_ACTION ITEM_
Print out the records precisely, keeping each line identical to its source.

Stored items from a collection:

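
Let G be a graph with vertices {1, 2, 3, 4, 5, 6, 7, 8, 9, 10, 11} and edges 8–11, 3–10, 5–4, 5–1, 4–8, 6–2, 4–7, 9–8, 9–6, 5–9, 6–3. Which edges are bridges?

The edges on the cycle 5-9-8-4-5 are not bridges since each lies on that cycle.
But removing 9–6 disconnects 9 from 6; removing 8–11 disconnects 8 from 11; removing 2–6 disconnects 2 from 6; removing 7–4 disconnects 7 from 4 — these are bridges.
In total 7 edges are bridges.

1-5, 10-3, 11-8, 2-6, 3-6, 4-7, 6-9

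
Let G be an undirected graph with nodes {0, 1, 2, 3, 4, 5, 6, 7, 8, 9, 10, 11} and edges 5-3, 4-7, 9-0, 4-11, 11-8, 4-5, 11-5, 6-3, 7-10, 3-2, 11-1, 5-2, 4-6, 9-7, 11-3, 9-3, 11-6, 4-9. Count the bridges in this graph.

4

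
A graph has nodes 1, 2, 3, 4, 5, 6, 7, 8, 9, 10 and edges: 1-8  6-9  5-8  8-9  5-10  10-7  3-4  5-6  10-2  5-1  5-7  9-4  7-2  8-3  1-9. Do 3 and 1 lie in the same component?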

_ANSWER SECTION_
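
Let G be a graph with vertices {1, 2, 3, 4, 5, 6, 7, 8, 9, 10, 11} and edges 8–11, 3–10, 5–4, 5–1, 4–8, 6–2, 4–7, 9–8, 9–6, 5–9, 6–3. Which edges are bridges?

The edges on the cycle 5-9-8-4-5 are not bridges since each lies on that cycle.
But removing 9–6 disconnects 9 from 6; removing 8–11 disconnects 8 from 11; removing 2–6 disconnects 2 from 6; removing 7–4 disconnects 7 from 4 — these are bridges.
In total 7 edges are bridges.

1-5, 10-3, 11-8, 2-6, 3-6, 4-7, 6-9

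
Let G be an undirected graph with nodes {0, 1, 2, 3, 4, 5, 6, 7, 8, 9, 10, 11} and edges 5-3, 4-7, 9-0, 4-11, 11-8, 4-5, 11-5, 6-3, 7-10, 3-2, 11-1, 5-2, 4-6, 9-7, 11-3, 9-3, 11-6, 4-9. Count the bridges in this graph.

4

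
A graph has nodes 1, 2, 3, 4, 5, 6, 7, 8, 9, 10 and edges: 1-8  6-9  5-8  8-9  5-10  10-7  3-4  5-6  10-2  5-1  5-7  9-4  7-2  8-3  1-9. Do 3 and 1 lie in the same component?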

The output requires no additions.